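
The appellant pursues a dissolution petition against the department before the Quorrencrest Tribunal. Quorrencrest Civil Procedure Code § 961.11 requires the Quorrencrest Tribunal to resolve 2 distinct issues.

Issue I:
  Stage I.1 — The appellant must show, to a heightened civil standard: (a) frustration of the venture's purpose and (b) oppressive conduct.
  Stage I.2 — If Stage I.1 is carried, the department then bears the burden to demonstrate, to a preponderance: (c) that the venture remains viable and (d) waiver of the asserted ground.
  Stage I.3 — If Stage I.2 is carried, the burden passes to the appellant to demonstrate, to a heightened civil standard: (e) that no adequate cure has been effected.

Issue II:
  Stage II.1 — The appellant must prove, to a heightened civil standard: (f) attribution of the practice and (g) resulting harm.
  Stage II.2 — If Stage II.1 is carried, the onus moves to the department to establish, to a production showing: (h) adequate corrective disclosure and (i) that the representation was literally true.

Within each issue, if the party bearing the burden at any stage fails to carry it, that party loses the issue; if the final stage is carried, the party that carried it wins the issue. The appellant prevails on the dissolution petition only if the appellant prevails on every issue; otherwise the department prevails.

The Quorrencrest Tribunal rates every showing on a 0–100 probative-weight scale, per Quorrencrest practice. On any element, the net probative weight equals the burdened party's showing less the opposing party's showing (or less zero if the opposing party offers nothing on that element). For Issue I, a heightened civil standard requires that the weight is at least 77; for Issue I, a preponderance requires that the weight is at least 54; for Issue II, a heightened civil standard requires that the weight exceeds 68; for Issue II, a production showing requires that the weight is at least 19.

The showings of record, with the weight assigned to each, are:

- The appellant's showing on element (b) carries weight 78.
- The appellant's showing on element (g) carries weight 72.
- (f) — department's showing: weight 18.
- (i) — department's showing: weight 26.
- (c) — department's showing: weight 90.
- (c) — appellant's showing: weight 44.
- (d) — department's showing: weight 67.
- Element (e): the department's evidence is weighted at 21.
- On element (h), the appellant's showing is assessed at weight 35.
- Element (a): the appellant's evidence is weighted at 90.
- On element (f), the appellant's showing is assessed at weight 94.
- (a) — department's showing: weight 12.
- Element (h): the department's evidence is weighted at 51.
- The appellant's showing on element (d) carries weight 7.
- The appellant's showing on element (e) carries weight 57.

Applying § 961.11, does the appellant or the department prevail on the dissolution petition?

— Issue I —
Stage I.1 (appellant, a heightened civil standard, weight is at least 77): (a) net 90−12=78 ≥ 77 — meets; (b) 78 ≥ 77 — meets.
  All elements met. The burden passes to the department.
Stage I.2 (department, a preponderance, weight is at least 54): (c) net 90−44=46 < 54 — fails; (d) net 67−7=60 ≥ 54 — meets.
  The department does not carry Stage I.2.
The appellant prevails on this issue.
— Issue II —
At Stage II.1 the appellant must meet a heightened civil standard (weight exceeds 68): on (f) the weight is 94 less the opposing 18 gives net 76, which does exceed 68, so (f) meets the standard; on (g) the weight is 72, > 68, so (g) meets the standard.
  All elements met. The burden passes to the department.
At Stage II.2 the department must meet a production showing (weight is at least 19): on (h) the weight is 51 less the opposing 35 gives net 16, which does not reach 19, so (h) does not meet the standard; on (i) the weight is 26, which does reach 19, so (i) meets the standard.
  Not every element is met, so the department fails to carry Stage II.2.
So the appellant prevails on this issue.
Per-issue: Issue I → appellant; Issue II → appellant. The appellant must prevail on every issue; overall, the appellant prevails.

appellant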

···

■ **Directions**:
The first line of the records begins the span, and the line containing "Stage I.2 —" ends it. Reproduce that span exactly, both ends included.

■ **Completed task**:
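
The appellant pursues a dissolution petition against the department before the Quorrencrest Tribunal. Quorrencrest Civil Procedure Code § 961.11 requires the Quorrencrest Tribunal to resolve 2 distinct issues.

Issue I:
  Stage I.1 — The appellant must show, to a heightened civil standard: (a) frustration of the venture's purpose and (b) oppressive conduct.
  Stage I.2 — If Stage I.1 is carried, the department then bears the burden to demonstrate, to a preponderance: (c) that the venture remains viable and (d) waiver of the asserted ground.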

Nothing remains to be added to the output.